_Information:_
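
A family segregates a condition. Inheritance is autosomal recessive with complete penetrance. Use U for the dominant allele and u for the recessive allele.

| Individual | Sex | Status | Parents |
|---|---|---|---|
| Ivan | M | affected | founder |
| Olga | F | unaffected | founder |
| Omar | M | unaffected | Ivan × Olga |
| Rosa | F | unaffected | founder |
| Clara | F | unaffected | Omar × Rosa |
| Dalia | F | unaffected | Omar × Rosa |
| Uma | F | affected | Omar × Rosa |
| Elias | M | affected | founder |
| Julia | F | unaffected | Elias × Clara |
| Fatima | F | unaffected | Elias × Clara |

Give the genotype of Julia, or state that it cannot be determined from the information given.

From phenotype alone, Julia is UU or Uu.
Julia is unaffected so carries U and received u from Elias (uu), so Julia is Uu.

Uu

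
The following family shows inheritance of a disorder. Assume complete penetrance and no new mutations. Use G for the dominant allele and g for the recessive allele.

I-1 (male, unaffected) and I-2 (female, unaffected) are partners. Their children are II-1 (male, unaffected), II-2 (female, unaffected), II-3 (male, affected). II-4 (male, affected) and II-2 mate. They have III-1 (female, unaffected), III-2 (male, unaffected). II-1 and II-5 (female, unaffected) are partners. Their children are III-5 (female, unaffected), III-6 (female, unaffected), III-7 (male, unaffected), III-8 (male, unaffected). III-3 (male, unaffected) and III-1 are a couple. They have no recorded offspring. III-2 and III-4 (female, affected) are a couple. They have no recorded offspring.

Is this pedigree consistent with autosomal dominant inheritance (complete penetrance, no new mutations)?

Under autosomal dominant, II-3 (affected, male) cannot arise from I-1 (unaffected) × I-2 (unaffected).

No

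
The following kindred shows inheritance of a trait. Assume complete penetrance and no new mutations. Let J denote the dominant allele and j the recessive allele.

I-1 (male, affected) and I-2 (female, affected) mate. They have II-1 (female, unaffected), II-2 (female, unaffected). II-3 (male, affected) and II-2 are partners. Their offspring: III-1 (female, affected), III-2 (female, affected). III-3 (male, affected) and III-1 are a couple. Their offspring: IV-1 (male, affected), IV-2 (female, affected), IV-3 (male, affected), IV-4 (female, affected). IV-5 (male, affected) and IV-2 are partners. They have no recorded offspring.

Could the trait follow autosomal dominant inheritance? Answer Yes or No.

Yes

A consistent assignment under autosomal dominant exists: I-1 Jj, I-2 Jj, II-1 jj, II-2 jj, II-3 JJ, III-1 Jj, III-2 Jj, III-3 JJ, IV-1 JJ, IV-2 JJ, IV-3 JJ, IV-4 JJ, IV-5 JJ.
In this assignment every recorded phenotype matches its genotype and every non-founder's genotype is obtainable from its parents' genotypes, so the pedigree is consistent.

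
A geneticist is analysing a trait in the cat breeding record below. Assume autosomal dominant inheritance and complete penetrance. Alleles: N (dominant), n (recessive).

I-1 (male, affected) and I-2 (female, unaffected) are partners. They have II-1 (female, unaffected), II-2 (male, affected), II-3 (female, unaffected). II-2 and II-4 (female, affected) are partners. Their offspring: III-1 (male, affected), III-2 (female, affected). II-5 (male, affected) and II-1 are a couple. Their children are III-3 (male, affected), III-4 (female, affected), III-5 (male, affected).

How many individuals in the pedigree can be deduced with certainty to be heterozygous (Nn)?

5

Obligate heterozygotes: I-1 is affected so carries N and passed n to II-1 (nn), so I-1 is Nn; II-2 is affected so carries N and received n from I-2 (nn), so II-2 is Nn; III-3 is affected so carries N and received n from II-1 (nn), so III-3 is Nn; III-4 is affected so carries N and received n from II-1 (nn), so III-4 is Nn; III-5 is affected so carries N and received n from II-1 (nn), so III-5 is Nn.
Every other individual is either homozygous by phenotype or has at least one consistent homozygous assignment, so the count is 5.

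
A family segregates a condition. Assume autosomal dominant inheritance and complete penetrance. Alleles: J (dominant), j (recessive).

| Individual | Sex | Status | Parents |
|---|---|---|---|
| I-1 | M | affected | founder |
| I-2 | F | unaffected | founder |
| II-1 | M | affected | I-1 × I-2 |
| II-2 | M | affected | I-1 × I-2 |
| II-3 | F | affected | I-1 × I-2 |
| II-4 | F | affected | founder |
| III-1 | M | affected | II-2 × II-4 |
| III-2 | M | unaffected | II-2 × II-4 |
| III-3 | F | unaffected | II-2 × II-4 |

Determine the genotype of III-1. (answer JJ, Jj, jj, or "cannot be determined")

III-1's phenotype allows JJ or Jj, and no parent or child forces a single allele at both positions; consistent genotype assignments exist with III-1 as JJ or Jj.

cannot be determined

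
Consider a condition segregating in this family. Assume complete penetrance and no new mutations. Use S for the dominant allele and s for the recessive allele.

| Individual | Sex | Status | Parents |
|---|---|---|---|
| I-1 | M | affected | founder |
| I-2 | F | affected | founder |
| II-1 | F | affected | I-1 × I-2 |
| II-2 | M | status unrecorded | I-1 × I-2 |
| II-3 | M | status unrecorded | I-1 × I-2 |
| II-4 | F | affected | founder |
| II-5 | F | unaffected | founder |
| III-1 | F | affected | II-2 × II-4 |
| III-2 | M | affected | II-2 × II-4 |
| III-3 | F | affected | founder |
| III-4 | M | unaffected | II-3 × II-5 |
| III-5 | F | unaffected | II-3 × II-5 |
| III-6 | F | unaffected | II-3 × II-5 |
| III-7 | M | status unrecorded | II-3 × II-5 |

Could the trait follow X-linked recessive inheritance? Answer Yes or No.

Yes

A consistent assignment under X-linked recessive exists: I-1 X^s Y, I-2 X^s X^s, II-1 X^s X^s, II-2 X^s Y, II-3 X^s Y, II-4 X^s X^s, II-5 X^S X^S, III-1 X^s X^s, III-2 X^s Y, III-3 X^s X^s, III-4 X^S Y, III-5 X^S X^s, III-6 X^S X^s, III-7 X^S Y.
In this assignment every recorded phenotype matches its genotype and every non-founder's genotype is obtainable from its parents' genotypes, so the pedigree is consistent.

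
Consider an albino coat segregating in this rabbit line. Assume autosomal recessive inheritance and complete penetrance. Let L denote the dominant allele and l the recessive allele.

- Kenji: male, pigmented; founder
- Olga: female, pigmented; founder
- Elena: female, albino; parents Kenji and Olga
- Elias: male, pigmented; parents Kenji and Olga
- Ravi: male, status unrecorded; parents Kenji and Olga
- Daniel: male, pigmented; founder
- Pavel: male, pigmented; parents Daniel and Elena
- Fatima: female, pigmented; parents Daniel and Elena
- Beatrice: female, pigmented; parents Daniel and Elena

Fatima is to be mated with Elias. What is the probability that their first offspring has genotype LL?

1/3

Fatima is pigmented so carries L and received l from Elena (ll), so Fatima is Ll.
Kenji is pigmented so carries L and passed l to Elena (ll), so Kenji is Ll.
Olga is pigmented so carries L and passed l to Elena (ll), so Olga is Ll.
Elias is a pigmented offspring of Kenji (Ll) × Olga (Ll), whose cross gives 1/4 LL : 1/2 Ll : 1/4 ll; conditioning on being pigmented, Elias is LL with probability 1/3, Ll with probability 2/3.
Summing over parental genotype combinations, P(offspring has genotype LL) = 1/3·1/2 + 2/3·1/4 = 1/3.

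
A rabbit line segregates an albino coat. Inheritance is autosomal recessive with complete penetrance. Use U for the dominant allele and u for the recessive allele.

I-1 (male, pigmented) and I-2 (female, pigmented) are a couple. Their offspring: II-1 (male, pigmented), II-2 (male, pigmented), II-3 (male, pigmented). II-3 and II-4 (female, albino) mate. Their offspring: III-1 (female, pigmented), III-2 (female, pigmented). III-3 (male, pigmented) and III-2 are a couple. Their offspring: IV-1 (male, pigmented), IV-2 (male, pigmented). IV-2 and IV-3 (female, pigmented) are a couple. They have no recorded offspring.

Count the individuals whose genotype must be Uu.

2

Obligate heterozygotes: III-1 is pigmented so carries U and received u from II-4 (uu), so III-1 is Uu; III-2 is pigmented so carries U and received u from II-4 (uu), so III-2 is Uu.
Every other individual is either homozygous by phenotype or has at least one consistent homozygous assignment, so the count is 2.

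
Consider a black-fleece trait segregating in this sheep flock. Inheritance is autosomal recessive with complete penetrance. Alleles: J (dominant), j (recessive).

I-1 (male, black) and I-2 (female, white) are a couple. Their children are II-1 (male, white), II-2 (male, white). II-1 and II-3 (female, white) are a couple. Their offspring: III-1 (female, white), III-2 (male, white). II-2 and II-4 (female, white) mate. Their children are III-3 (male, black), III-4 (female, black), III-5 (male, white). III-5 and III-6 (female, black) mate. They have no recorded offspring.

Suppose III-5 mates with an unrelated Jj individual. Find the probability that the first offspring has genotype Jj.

II-2 is white so carries J and received j from I-1 (jj), so II-2 is Jj.
II-4 is white so carries J and passed j to III-3 (jj), so II-4 is Jj.
III-5 is a white offspring of II-2 (Jj) × II-4 (Jj), whose cross gives 1/4 JJ : 1/2 Jj : 1/4 jj; conditioning on being white, III-5 is JJ with probability 1/3, Jj with probability 2/3.
Summing over parental genotype combinations, P(offspring has genotype Jj) = 1/3·1/2 + 2/3·1/2 = 1/2.

1/2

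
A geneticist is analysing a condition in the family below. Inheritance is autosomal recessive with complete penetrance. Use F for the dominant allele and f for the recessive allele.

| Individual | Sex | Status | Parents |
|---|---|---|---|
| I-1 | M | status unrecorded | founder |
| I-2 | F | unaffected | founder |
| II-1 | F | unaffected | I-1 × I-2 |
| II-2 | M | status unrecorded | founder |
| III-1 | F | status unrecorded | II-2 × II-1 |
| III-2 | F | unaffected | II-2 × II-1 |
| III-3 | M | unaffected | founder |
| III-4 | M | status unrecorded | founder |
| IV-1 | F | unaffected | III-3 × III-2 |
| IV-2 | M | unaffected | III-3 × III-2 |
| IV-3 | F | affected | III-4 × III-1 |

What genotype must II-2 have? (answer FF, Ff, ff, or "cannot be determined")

cannot be determined

II-2's phenotype is unrecorded, and no parent or child forces a single allele at both positions; consistent genotype assignments exist with II-2 as FF or Ff or ff.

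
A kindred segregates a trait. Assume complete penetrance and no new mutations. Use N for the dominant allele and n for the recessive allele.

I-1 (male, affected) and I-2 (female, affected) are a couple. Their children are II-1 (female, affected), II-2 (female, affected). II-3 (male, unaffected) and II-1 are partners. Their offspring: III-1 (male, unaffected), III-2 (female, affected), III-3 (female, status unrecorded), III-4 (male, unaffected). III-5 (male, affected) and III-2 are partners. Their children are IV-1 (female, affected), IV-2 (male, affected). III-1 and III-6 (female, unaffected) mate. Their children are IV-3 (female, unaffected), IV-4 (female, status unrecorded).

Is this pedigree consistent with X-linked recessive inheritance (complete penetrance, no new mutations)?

No

Under X-linked recessive, III-1 (unaffected, male) cannot arise from II-3 (unaffected) × II-1 (affected).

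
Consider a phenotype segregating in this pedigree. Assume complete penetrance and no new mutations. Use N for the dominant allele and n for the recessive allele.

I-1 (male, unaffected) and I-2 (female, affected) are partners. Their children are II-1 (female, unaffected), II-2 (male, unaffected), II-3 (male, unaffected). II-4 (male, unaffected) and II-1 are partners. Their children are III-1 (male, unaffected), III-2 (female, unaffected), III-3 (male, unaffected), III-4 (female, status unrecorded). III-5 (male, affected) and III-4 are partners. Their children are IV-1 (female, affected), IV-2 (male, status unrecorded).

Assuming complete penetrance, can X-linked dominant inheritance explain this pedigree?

Yes

A consistent assignment under X-linked dominant exists: I-1 X^n Y, I-2 X^N X^n, II-1 X^n X^n, II-2 X^n Y, II-3 X^n Y, II-4 X^n Y, III-1 X^n Y, III-2 X^n X^n, III-3 X^n Y, III-4 X^n X^n, III-5 X^N Y, IV-1 X^N X^n, IV-2 X^n Y.
In this assignment every recorded phenotype matches its genotype and every non-founder's genotype is obtainable from its parents' genotypes, so the pedigree is consistent.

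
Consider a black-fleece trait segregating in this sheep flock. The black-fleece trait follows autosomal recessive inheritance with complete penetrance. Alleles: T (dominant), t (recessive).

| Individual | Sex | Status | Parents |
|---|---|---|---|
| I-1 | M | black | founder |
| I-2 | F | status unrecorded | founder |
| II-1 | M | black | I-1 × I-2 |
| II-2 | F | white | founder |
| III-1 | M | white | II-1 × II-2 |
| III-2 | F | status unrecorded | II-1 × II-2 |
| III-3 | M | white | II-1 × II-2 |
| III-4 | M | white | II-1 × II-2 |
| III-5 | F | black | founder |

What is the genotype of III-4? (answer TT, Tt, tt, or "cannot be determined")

Tt

From phenotype alone, III-4 is TT or Tt.
III-4 is white so carries T and received t from II-1 (tt), so III-4 is Tt.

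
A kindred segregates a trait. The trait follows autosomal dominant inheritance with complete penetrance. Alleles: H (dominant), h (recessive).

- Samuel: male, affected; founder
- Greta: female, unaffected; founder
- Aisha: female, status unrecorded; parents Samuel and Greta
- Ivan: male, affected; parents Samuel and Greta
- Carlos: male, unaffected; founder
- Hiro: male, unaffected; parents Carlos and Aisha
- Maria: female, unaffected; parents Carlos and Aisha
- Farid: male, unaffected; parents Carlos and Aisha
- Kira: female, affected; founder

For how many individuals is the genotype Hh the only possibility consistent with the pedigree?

Obligate heterozygotes: Ivan is affected so carries H and received h from Greta (hh), so Ivan is Hh.
Every other individual is either homozygous by phenotype or has at least one consistent homozygous assignment, so the count is 1.

1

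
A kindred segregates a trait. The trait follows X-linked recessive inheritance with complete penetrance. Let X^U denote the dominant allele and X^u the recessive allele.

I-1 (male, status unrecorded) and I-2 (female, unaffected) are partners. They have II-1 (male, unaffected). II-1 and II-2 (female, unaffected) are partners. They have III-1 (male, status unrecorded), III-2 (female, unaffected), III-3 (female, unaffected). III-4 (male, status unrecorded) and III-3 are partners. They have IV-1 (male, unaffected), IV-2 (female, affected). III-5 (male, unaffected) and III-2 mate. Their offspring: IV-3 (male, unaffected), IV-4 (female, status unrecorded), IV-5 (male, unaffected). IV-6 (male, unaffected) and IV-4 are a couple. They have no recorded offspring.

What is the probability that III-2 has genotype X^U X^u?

II-1 is unaffected, so II-1 is X^U Y.
II-2 is unaffected so carries U and passed u to III-3 (X^U X^u, whose U came from II-1), so II-2 is X^U X^u.
Their cross gives offspring ratios 1/2 X^U X^U : 1/2 X^U X^u. Conditioning on III-2 being unaffected, P(X^U X^u) = 1/2 / 1 = 1/2 before taking III-2's own offspring into account.
III-5 is unaffected, so III-5 is X^U Y.
Now use III-2's offspring. Probability of each recorded status — unaffected son IV-3: 1/2 if III-2 is X^U X^u, 1 if X^U X^U; unaffected son IV-5: 1/2 if III-2 is X^U X^u, 1 if X^U X^U. (IV-4: equally likely either way, so uninformative.)
Bayes: P(X^U X^u) = 1/2·1/4 / (1/2·1/4 + 1/2·1) = 1/5.

1/5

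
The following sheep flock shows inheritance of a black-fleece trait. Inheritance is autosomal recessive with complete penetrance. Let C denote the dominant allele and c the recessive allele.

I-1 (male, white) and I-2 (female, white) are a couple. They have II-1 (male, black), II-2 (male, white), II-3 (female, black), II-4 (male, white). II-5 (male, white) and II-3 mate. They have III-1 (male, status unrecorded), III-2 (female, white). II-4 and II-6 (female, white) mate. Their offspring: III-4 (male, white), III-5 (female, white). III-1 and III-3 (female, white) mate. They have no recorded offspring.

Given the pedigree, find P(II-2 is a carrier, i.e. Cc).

2/3

I-1 is white so carries C and passed c to II-1 (cc), so I-1 is Cc.
I-2 is white so carries C and passed c to II-1 (cc), so I-2 is Cc.
Their cross gives offspring ratios 1/4 CC : 1/2 Cc : 1/4 cc. Conditioning on II-2 being white, P(Cc) = 1/2 / 3/4 = 2/3.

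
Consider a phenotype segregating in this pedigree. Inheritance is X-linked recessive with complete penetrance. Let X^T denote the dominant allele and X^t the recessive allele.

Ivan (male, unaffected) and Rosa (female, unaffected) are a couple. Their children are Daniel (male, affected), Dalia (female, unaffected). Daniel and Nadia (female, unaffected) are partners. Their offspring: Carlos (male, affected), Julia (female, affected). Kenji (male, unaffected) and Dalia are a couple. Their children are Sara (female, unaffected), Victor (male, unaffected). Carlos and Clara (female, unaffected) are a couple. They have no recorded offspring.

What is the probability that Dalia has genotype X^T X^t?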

_Task prompt:_
All lines from the opening of the records through the line where "Julia | F |" occurs are to be output verbatim. No other line belongs in the answer.

_Your solution:_
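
A family segregates a condition. Inheritance is autosomal recessive with complete penetrance. Use U for the dominant allele and u for the recessive allele.

| Individual | Sex | Status | Parents |
|---|---|---|---|
| Ivan | M | affected | founder |
| Olga | F | unaffected | founder |
| Omar | M | unaffected | Ivan × Olga |
| Rosa | F | unaffected | founder |
| Clara | F | unaffected | Omar × Rosa |
| Dalia | F | unaffected | Omar × Rosa |
| Uma | F | affected | Omar × Rosa |
| Elias | M | affected | founder |
| Julia | F | unaffected | Elias × Clara |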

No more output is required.